What the task asks ->
Reproduce the following records exactly from the line containing "A linear regression" onward, ending with the last line and including it.

● ● ● ● ● ● ●

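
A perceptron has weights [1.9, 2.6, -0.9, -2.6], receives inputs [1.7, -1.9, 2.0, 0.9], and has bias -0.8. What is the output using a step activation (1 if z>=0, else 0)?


z = w . x + b
= 1.9*1.7 + 2.6*-1.9 + -0.9*2.0 + -2.6*0.9 + -0.8
= 3.23 + -4.94 + -1.8 + -2.34 + -0.8
= -5.85 + -0.8
= -6.65
Since z = -6.65 < 0, output = 0

0


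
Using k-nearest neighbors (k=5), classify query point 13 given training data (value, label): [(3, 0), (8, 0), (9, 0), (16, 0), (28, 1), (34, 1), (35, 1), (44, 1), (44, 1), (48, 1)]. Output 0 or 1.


Distances from query 13:
Point 16 (class 0): distance = 3
Point 9 (class 0): distance = 4
Point 8 (class 0): distance = 5
Point 3 (class 0): distance = 10
Point 28 (class 1): distance = 15
K=5 nearest neighbors: classes = [0, 0, 0, 0, 1]
Votes for class 1: 1 / 5
Majority vote => class 0

0


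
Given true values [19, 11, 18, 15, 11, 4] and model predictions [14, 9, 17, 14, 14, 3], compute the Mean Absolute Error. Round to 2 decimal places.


Absolute errors: [5, 2, 1, 1, 3, 1]
Sum of absolute errors = 13
MAE = 13 / 6 = 2.17

2.17


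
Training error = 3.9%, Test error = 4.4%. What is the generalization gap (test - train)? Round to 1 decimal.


Generalization gap = test_error - train_error
= 4.4 - 3.9
= 0.5%
A small gap suggests good generalization.

0.5


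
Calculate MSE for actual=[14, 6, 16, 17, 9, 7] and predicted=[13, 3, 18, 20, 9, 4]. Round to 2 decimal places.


Differences: [1, 3, -2, -3, 0, 3]
Squared errors: [1, 9, 4, 9, 0, 9]
Sum of squared errors = 32
MSE = 32 / 6 = 5.33

5.33


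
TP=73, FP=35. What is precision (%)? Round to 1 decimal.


Precision = TP / (TP + FP) * 100
= 73 / (73 + 35)
= 73 / 108
= 0.6759
= 67.6%

67.6


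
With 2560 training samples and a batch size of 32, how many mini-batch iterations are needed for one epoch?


Iterations per epoch = dataset_size / batch_size
= 2560 / 32
= 80

80


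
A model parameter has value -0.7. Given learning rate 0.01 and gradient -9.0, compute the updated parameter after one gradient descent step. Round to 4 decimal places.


w_new = w_old - lr * gradient
= -0.7 - 0.01 * -9.0
= -0.7 - (-0.09)
= -0.6100

-0.6100


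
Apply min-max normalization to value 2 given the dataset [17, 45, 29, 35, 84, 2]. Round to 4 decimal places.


Min = 2, Max = 84
Range = 84 - 2 = 82
Scaled = (x - min) / (max - min)
= (2 - 2) / 82
= 0 / 82
= 0.0000

0.0000


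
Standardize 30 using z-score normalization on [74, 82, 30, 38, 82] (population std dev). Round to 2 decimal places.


Mean = (74 + 82 + 30 + 38 + 82) / 5 = 61.2
Variance = sum((x_i - mean)^2) / n = 508.16
Std = sqrt(508.16) = 22.5424
Z = (x - mean) / std
= (30 - 61.2) / 22.5424
= -31.2 / 22.5424
= -1.38

-1.38


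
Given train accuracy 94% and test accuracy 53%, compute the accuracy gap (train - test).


Gap = train_accuracy - test_accuracy
= 94 - 53
= 41%
This large gap strongly indicates overfitting.

41


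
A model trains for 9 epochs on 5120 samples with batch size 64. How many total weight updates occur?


Iterations per epoch = 5120 / 64 = 80
Total updates = iterations_per_epoch * epochs
= 80 * 9
= 720

720


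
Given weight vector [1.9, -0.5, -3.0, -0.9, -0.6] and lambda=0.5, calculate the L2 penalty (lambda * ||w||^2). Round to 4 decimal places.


Squaring each weight:
1.9^2 = 3.61
(-0.5)^2 = 0.25
(-3.0)^2 = 9.0
(-0.9)^2 = 0.81
(-0.6)^2 = 0.36
Sum of squares = 14.03
Penalty = 0.5 * 14.03 = 7.0150

7.0150


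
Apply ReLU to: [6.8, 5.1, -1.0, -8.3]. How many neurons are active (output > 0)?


ReLU(x) = max(0, x) for each element:
ReLU(6.8) = 6.8
ReLU(5.1) = 5.1
ReLU(-1.0) = 0
ReLU(-8.3) = 0
Active neurons (>0): 2

2


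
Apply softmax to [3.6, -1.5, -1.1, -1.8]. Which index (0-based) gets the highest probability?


Softmax is a monotonic transformation, so it preserves the argmax.
We need to find the index of the maximum logit.
Index 0: 3.6
Index 1: -1.5
Index 2: -1.1
Index 3: -1.8
Maximum logit = 3.6 at index 0

0


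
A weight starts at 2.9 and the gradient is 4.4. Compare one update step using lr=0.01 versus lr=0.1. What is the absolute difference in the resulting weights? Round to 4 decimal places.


With lr=0.01: w_new = 2.9 - 0.01 * 4.4 = 2.856
With lr=0.1: w_new = 2.9 - 0.1 * 4.4 = 2.46
Absolute difference = |2.856 - 2.46|
= 0.3960

0.3960


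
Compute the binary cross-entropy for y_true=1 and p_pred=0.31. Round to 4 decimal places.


For y=1: Loss = -log(p)
= -log(0.31)
= -(-1.1712)
= 1.1712

1.1712


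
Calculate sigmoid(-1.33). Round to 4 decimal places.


sigmoid(z) = 1 / (1 + exp(-z))
exp(-(-1.33)) = exp(1.33) = 3.781
1 + 3.781 = 4.781
1 / 4.781 = 0.2092

0.2092


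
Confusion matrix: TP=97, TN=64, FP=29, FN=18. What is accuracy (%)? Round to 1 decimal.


Accuracy = (TP + TN) / (TP + TN + FP + FN) * 100
= (97 + 64) / (97 + 64 + 29 + 18)
= 161 / 208
= 0.774
= 77.4%

77.4


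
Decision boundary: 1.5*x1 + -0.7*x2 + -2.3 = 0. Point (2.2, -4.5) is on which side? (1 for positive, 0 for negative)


Compute 1.5 * 2.2 + -0.7 * -4.5 + -2.3
= 3.3 + 3.15 + -2.3
= 4.15
Since 4.15 >= 0, the point is on the positive side.

1


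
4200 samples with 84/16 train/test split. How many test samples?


Train samples = 4200 * 84% = 3528
Test samples = 4200 - 3528
= 672

672


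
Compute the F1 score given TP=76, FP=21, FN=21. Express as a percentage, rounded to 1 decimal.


Precision = TP / (TP + FP) = 76 / 97 = 0.7835
Recall = TP / (TP + FN) = 76 / 97 = 0.7835
F1 = 2 * P * R / (P + R)
= 2 * 0.7835 * 0.7835 / (0.7835 + 0.7835)
= 1.2278 / 1.567
= 0.7835
As percentage: 78.4%

78.4


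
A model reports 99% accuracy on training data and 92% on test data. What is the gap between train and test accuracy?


Gap = train_accuracy - test_accuracy
= 99 - 92
= 7%
This moderate gap may indicate mild overfitting.

7


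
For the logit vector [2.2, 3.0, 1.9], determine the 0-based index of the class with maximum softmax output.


Softmax is a monotonic transformation, so it preserves the argmax.
We need to find the index of the maximum logit.
Index 0: 2.2
Index 1: 3.0
Index 2: 1.9
Maximum logit = 3.0 at index 1

1


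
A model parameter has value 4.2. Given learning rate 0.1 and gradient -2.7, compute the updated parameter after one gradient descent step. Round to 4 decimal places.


w_new = w_old - lr * gradient
= 4.2 - 0.1 * -2.7
= 4.2 - (-0.27)
= 4.4700

4.4700


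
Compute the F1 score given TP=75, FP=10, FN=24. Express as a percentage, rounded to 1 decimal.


Precision = TP / (TP + FP) = 75 / 85 = 0.8824
Recall = TP / (TP + FN) = 75 / 99 = 0.7576
F1 = 2 * P * R / (P + R)
= 2 * 0.8824 * 0.7576 / (0.8824 + 0.7576)
= 1.3369 / 1.6399
= 0.8152
As percentage: 81.5%

81.5


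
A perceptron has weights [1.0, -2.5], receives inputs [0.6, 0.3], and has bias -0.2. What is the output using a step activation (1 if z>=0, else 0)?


z = w . x + b
= 1.0*0.6 + -2.5*0.3 + -0.2
= 0.6 + -0.75 + -0.2
= -0.15 + -0.2
= -0.35
Since z = -0.35 < 0, output = 0

0


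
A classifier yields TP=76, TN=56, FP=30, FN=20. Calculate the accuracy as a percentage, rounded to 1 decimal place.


Accuracy = (TP + TN) / (TP + TN + FP + FN) * 100
= (76 + 56) / (76 + 56 + 30 + 20)
= 132 / 182
= 0.7253
= 72.5%

72.5


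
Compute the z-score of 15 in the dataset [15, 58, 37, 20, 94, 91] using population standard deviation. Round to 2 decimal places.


Mean = (15 + 58 + 37 + 20 + 94 + 91) / 6 = 52.5
Variance = sum((x_i - mean)^2) / n = 989.5833
Std = sqrt(989.5833) = 31.4576
Z = (x - mean) / std
= (15 - 52.5) / 31.4576
= -37.5 / 31.4576
= -1.19

-1.19


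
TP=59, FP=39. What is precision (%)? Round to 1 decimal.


Precision = TP / (TP + FP) * 100
= 59 / (59 + 39)
= 59 / 98
= 0.602
= 60.2%

60.2


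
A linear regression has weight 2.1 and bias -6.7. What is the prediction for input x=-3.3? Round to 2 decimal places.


y = 2.1 * -3.3 + (-6.7)
= -6.93 + (-6.7)
= -13.63

-13.63


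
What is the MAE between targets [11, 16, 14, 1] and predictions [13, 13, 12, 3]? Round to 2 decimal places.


Absolute errors: [2, 3, 2, 2]
Sum of absolute errors = 9
MAE = 9 / 4 = 2.25

2.25


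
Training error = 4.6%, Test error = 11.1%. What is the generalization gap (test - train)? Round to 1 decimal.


Generalization gap = test_error - train_error
= 11.1 - 4.6
= 6.5%
A moderate gap.

6.5


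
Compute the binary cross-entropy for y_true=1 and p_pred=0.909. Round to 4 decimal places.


For y=1: Loss = -log(p)
= -log(0.909)
= -(-0.0954)
= 0.0954

0.0954


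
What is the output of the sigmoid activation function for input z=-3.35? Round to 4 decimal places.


sigmoid(z) = 1 / (1 + exp(-z))
exp(-(-3.35)) = exp(3.35) = 28.5027
1 + 28.5027 = 29.5027
1 / 29.5027 = 0.0339

0.0339


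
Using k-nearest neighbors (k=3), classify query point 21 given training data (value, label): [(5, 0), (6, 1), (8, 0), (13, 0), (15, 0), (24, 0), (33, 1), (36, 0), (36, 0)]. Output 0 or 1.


Distances from query 21:
Point 24 (class 0): distance = 3
Point 15 (class 0): distance = 6
Point 13 (class 0): distance = 8
K=3 nearest neighbors: classes = [0, 0, 0]
Votes for class 1: 0 / 3
Majority vote => class 0

0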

● ● ● ● ● ● ●

Result ->
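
A linear regression has weight 2.1 and bias -6.7. What is the prediction for input x=-3.3? Round to 2 decimal places.


y = 2.1 * -3.3 + (-6.7)
= -6.93 + (-6.7)
= -13.63

-13.63


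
What is the MAE between targets [11, 16, 14, 1] and predictions [13, 13, 12, 3]? Round to 2 decimal places.


Absolute errors: [2, 3, 2, 2]
Sum of absolute errors = 9
MAE = 9 / 4 = 2.25

2.25


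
Training error = 4.6%, Test error = 11.1%. What is the generalization gap (test - train)? Round to 1 decimal.


Generalization gap = test_error - train_error
= 11.1 - 4.6
= 6.5%
A moderate gap.

6.5


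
Compute the binary cross-entropy for y_true=1 and p_pred=0.909. Round to 4 decimal places.


For y=1: Loss = -log(p)
= -log(0.909)
= -(-0.0954)
= 0.0954

0.0954


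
What is the output of the sigmoid activation function for input z=-3.35? Round to 4 decimal places.


sigmoid(z) = 1 / (1 + exp(-z))
exp(-(-3.35)) = exp(3.35) = 28.5027
1 + 28.5027 = 29.5027
1 / 29.5027 = 0.0339

0.0339


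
Using k-nearest neighbors (k=3), classify query point 21 given training data (value, label): [(5, 0), (6, 1), (8, 0), (13, 0), (15, 0), (24, 0), (33, 1), (36, 0), (36, 0)]. Output 0 or 1.


Distances from query 21:
Point 24 (class 0): distance = 3
Point 15 (class 0): distance = 6
Point 13 (class 0): distance = 8
K=3 nearest neighbors: classes = [0, 0, 0]
Votes for class 1: 0 / 3
Majority vote => class 0

0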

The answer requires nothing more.